ACTIVITY ▸ Output each record exactly, with nothing omitted.

(Saved entries)
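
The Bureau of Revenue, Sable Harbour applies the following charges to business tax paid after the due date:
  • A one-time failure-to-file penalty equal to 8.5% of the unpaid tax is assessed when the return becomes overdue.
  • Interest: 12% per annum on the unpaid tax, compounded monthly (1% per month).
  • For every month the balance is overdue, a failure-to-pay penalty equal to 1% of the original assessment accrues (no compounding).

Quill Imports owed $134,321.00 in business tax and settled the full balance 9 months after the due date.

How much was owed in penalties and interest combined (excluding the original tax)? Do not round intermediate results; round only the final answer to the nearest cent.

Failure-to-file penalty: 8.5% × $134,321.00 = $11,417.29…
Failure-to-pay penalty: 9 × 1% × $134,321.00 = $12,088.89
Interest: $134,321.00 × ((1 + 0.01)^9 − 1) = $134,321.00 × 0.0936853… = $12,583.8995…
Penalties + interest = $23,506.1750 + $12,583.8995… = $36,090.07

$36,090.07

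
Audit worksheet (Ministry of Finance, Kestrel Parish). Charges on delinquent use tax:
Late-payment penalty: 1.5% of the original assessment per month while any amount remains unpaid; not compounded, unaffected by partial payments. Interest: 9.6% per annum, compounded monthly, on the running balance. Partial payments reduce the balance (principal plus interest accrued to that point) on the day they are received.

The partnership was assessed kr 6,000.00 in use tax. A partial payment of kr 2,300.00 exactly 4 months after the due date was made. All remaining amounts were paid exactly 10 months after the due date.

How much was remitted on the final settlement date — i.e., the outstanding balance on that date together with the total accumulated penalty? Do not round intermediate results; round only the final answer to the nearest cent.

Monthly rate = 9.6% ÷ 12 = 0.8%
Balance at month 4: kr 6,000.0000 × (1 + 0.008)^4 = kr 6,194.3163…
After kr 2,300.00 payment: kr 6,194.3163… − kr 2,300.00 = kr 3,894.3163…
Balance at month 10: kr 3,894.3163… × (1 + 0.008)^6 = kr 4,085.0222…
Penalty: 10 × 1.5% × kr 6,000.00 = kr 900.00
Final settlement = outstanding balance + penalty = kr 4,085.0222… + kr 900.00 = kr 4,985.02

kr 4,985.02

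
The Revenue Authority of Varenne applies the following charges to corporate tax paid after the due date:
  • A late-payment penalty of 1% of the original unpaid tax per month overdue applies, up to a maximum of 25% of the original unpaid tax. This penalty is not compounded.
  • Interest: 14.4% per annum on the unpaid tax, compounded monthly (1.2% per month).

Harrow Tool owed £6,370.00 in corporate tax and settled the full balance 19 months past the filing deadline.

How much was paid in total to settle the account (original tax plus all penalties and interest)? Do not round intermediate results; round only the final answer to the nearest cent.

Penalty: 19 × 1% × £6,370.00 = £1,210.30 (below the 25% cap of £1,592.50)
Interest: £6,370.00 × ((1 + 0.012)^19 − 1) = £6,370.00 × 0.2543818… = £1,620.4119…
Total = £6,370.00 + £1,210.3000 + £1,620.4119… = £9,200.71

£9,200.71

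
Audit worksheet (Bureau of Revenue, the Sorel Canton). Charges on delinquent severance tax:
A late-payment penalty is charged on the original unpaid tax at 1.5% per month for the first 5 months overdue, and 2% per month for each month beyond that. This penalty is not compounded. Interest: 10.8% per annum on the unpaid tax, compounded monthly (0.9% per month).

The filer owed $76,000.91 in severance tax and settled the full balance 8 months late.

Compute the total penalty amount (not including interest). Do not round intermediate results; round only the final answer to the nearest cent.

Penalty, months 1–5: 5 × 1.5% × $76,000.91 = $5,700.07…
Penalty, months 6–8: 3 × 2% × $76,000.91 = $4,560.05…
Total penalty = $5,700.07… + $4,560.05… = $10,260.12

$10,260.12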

EXERCISE RESULT ▸
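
The Bureau of Revenue, Sable Harbour applies the following charges to business tax paid after the due date:
  • A one-time failure-to-file penalty equal to 8.5% of the unpaid tax is assessed when the return becomes overdue.
  • Interest: 12% per annum on the unpaid tax, compounded monthly (1% per month).
  • For every month the balance is overdue, a failure-to-pay penalty equal to 1% of the original assessment accrues (no compounding).

Quill Imports owed $134,321.00 in business tax and settled the full balance 9 months after the due date.

How much was owed in penalties and interest combined (excluding the original tax)? Do not round intermediate results; round only the final answer to the nearest cent.

Failure-to-file penalty: 8.5% × $134,321.00 = $11,417.29…
Failure-to-pay penalty: 9 × 1% × $134,321.00 = $12,088.89
Interest: $134,321.00 × ((1 + 0.01)^9 − 1) = $134,321.00 × 0.0936853… = $12,583.8995…
Penalties + interest = $23,506.1750 + $12,583.8995… = $36,090.07

$36,090.07

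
Audit worksheet (Ministry of Finance, Kestrel Parish). Charges on delinquent use tax:
Late-payment penalty: 1.5% of the original assessment per month while any amount remains unpaid; not compounded, unaffected by partial payments. Interest: 9.6% per annum, compounded monthly, on the running balance. Partial payments reduce the balance (principal plus interest accrued to that point) on the day they are received.

The partnership was assessed kr 6,000.00 in use tax. A partial payment of kr 2,300.00 exactly 4 months after the due date was made. All remaining amounts were paid exactly 10 months after the due date.

How much was remitted on the final settlement date — i.e., the outstanding balance on that date together with the total accumulated penalty? Do not round intermediate results; round only the final answer to the nearest cent.

Monthly rate = 9.6% ÷ 12 = 0.8%
Balance at month 4: kr 6,000.0000 × (1 + 0.008)^4 = kr 6,194.3163…
After kr 2,300.00 payment: kr 6,194.3163… − kr 2,300.00 = kr 3,894.3163…
Balance at month 10: kr 3,894.3163… × (1 + 0.008)^6 = kr 4,085.0222…
Penalty: 10 × 1.5% × kr 6,000.00 = kr 900.00
Final settlement = outstanding balance + penalty = kr 4,085.0222… + kr 900.00 = kr 4,985.02

kr 4,985.02

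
The Revenue Authority of Varenne applies the following charges to corporate tax paid after the due date:
  • A late-payment penalty of 1% of the original unpaid tax per month overdue applies, up to a maximum of 25% of the original unpaid tax. This penalty is not compounded.
  • Interest: 14.4% per annum on the unpaid tax, compounded monthly (1.2% per month).

Harrow Tool owed £6,370.00 in corporate tax and settled the full balance 19 months past the filing deadline.

How much was paid in total to settle the account (original tax plus all penalties and interest)? Do not round intermediate results; round only the final answer to the nearest cent.

Penalty: 19 × 1% × £6,370.00 = £1,210.30 (below the 25% cap of £1,592.50)
Interest: £6,370.00 × ((1 + 0.012)^19 − 1) = £6,370.00 × 0.2543818… = £1,620.4119…
Total = £6,370.00 + £1,210.3000 + £1,620.4119… = £9,200.71

£9,200.71

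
Audit worksheet (Bureau of Revenue, the Sorel Canton). Charges on delinquent severance tax:
A late-payment penalty is charged on the original unpaid tax at 1.5% per month for the first 5 months overdue, and 2% per month for each month beyond that. This penalty is not compounded. Interest: 10.8% per annum on the unpaid tax, compounded monthly (0.9% per month).

The filer owed $76,000.91 in severance tax and settled the full balance 8 months late.

Compute the total penalty amount (not including interest). Do not round intermediate results; round only the final answer to the nearest cent.

Penalty, months 1–5: 5 × 1.5% × $76,000.91 = $5,700.07…
Penalty, months 6–8: 3 × 2% × $76,000.91 = $4,560.05…
Total penalty = $5,700.07… + $4,560.05… = $10,260.12

$10,260.12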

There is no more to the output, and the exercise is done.